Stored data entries
◇ ◇ ◇ ◇

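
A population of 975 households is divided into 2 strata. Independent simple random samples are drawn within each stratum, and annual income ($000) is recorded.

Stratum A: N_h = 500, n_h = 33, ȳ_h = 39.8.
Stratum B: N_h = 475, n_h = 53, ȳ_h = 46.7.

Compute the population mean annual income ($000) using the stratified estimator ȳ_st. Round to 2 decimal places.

N = Σ N_h = 975. Stratum weights W_h = N_h/N.
ȳ_st = (500·39.8 + 475·46.7) / 975 = 43.1615

ȳ_st ≈ 43.16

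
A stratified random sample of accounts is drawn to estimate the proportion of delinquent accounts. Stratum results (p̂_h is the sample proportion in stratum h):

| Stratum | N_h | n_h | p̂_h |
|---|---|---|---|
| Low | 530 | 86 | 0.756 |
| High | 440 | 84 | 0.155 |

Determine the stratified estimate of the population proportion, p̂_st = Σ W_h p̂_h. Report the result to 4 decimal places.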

◇ ◇ ◇ ◇

AIM OF THE EXERCISE> For each line in the records that holds "random", show that line as it stands.

TASK OUTPUT>
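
A population of 975 households is divided into 2 strata. Independent simple random samples are drawn within each stratum, and annual income ($000) is recorded.
A stratified random sample of accounts is drawn to estimate the proportion of delinquent accounts. Stratum results (p̂_h is the sample proportion in stratum h):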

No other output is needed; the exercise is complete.